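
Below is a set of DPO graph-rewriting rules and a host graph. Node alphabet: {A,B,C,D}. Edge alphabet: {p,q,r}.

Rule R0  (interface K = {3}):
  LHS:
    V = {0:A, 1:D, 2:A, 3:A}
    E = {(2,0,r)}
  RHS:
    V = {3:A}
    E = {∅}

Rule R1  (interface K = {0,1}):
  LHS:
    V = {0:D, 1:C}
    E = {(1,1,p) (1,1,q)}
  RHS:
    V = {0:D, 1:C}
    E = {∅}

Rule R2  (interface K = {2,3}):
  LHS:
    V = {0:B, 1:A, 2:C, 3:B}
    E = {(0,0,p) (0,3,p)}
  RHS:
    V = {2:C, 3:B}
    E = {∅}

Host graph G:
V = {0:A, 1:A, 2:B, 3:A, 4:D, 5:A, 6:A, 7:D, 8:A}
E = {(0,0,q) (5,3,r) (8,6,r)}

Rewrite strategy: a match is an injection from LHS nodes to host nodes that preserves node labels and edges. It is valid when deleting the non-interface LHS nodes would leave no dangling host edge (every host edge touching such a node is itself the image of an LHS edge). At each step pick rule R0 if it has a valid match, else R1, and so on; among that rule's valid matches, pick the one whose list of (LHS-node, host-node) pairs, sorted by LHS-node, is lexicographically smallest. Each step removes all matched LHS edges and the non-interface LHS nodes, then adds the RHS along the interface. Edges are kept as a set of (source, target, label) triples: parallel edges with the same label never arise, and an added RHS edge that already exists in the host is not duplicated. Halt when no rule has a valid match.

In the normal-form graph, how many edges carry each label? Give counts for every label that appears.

Answer: q:1

Rewrite trace:
[0] host  ⇒  9 nodes, 3 edges  {0-q->0 5-r->3 8-r->6}
[1] R0 @ {0↦3, 1↦4, 2↦5, 3↦0}  ⇒  6 nodes, 2 edges  {0-q->0 8-r->6}
[2] R0 @ {0↦6, 1↦7, 2↦8, 3↦0}  ⇒  3 nodes, 1 edges  {0-q->0}
halt: no rule applies after step 2
NF edges: [(0, 0, 'q')]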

[Aim of the task] Your task is to restate every record word for word.

[Task answer]
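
Below is a set of DPO graph-rewriting rules and a host graph. Node alphabet: {A,B,C,D}. Edge alphabet: {p,q,r}.

Rule R0  (interface K = {3}):
  LHS:
    V = {0:A, 1:D, 2:A, 3:A}
    E = {(2,0,r)}
  RHS:
    V = {3:A}
    E = {∅}

Rule R1  (interface K = {0,1}):
  LHS:
    V = {0:D, 1:C}
    E = {(1,1,p) (1,1,q)}
  RHS:
    V = {0:D, 1:C}
    E = {∅}

Rule R2  (interface K = {2,3}):
  LHS:
    V = {0:B, 1:A, 2:C, 3:B}
    E = {(0,0,p) (0,3,p)}
  RHS:
    V = {2:C, 3:B}
    E = {∅}

Host graph G:
V = {0:A, 1:A, 2:B, 3:A, 4:D, 5:A, 6:A, 7:D, 8:A}
E = {(0,0,q) (5,3,r) (8,6,r)}

Rewrite strategy: a match is an injection from LHS nodes to host nodes that preserves node labels and edges. It is valid when deleting the non-interface LHS nodes would leave no dangling host edge (every host edge touching such a node is itself the image of an LHS edge). At each step pick rule R0 if it has a valid match, else R1, and so on; among that rule's valid matches, pick the one whose list of (LHS-node, host-node) pairs, sorted by LHS-node, is lexicographically smallest. Each step removes all matched LHS edges and the non-interface LHS nodes, then adds the RHS along the interface. Edges are kept as a set of (source, target, label) triples: parallel edges with the same label never arise, and an added RHS edge that already exists in the host is not duplicated. Halt when no rule has a valid match.

In the normal-form graph, how many edges carry each label? Give counts for every label that appears.

Answer: q:1

Rewrite trace:
[0] host  ⇒  9 nodes, 3 edges  {0-q->0 5-r->3 8-r->6}
[1] R0 @ {0↦3, 1↦4, 2↦5, 3↦0}  ⇒  6 nodes, 2 edges  {0-q->0 8-r->6}
[2] R0 @ {0↦6, 1↦7, 2↦8, 3↦0}  ⇒  3 nodes, 1 edges  {0-q->0}
halt: no rule applies after step 2
NF edges: [(0, 0, 'q')]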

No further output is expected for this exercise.